(Beginning of Data provided)

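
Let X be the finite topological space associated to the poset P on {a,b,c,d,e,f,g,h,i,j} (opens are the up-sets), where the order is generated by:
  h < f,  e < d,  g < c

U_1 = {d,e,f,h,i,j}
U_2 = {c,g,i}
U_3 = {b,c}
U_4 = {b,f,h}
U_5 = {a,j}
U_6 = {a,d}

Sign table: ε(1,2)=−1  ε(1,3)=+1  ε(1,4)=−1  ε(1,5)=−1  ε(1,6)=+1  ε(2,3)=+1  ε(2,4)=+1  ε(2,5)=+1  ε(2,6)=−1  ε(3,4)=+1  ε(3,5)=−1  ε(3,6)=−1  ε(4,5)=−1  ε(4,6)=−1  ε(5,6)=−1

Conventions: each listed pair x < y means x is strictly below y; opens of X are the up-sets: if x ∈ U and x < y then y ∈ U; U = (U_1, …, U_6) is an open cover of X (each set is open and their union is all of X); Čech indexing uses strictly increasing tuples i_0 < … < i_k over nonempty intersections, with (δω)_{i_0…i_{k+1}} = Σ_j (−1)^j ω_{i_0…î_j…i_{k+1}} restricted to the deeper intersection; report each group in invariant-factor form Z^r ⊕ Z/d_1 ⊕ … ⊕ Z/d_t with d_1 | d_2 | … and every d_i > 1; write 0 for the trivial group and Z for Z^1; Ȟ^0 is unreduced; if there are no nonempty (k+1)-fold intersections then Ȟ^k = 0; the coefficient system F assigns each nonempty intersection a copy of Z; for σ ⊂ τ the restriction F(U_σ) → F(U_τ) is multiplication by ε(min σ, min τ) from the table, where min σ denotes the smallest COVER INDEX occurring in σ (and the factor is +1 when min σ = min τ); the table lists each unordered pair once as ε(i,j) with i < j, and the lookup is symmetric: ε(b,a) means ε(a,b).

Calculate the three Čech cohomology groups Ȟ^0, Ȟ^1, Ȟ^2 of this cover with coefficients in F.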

(End of Data provided)

The records above are to be duplicated word for word.

### Finished task
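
Let X be the finite topological space associated to the poset P on {a,b,c,d,e,f,g,h,i,j} (opens are the up-sets), where the order is generated by:
  h < f,  e < d,  g < c

U_1 = {d,e,f,h,i,j}
U_2 = {c,g,i}
U_3 = {b,c}
U_4 = {b,f,h}
U_5 = {a,j}
U_6 = {a,d}

Sign table: ε(1,2)=−1  ε(1,3)=+1  ε(1,4)=−1  ε(1,5)=−1  ε(1,6)=+1  ε(2,3)=+1  ε(2,4)=+1  ε(2,5)=+1  ε(2,6)=−1  ε(3,4)=+1  ε(3,5)=−1  ε(3,6)=−1  ε(4,5)=−1  ε(4,6)=−1  ε(5,6)=−1

Conventions: each listed pair x < y means x is strictly below y; opens of X are the up-sets: if x ∈ U and x < y then y ∈ U; U = (U_1, …, U_6) is an open cover of X (each set is open and their union is all of X); Čech indexing uses strictly increasing tuples i_0 < … < i_k over nonempty intersections, with (δω)_{i_0…i_{k+1}} = Σ_j (−1)^j ω_{i_0…î_j…i_{k+1}} restricted to the deeper intersection; report each group in invariant-factor form Z^r ⊕ Z/d_1 ⊕ … ⊕ Z/d_t with d_1 | d_2 | … and every d_i > 1; write 0 for the trivial group and Z for Z^1; Ȟ^0 is unreduced; if there are no nonempty (k+1)-fold intersections then Ȟ^k = 0; the coefficient system F assigns each nonempty intersection a copy of Z; for σ ⊂ τ the restriction F(U_σ) → F(U_τ) is multiplication by ε(min σ, min τ) from the table, where min σ denotes the smallest COVER INDEX occurring in σ (and the factor is +1 when min σ = min τ); the table lists each unordered pair once as ε(i,j) with i < j, and the lookup is symmetric: ε(b,a) means ε(a,b).

Calculate the three Čech cohomology groups Ȟ^0, Ȟ^1, Ȟ^2 of this cover with coefficients in F.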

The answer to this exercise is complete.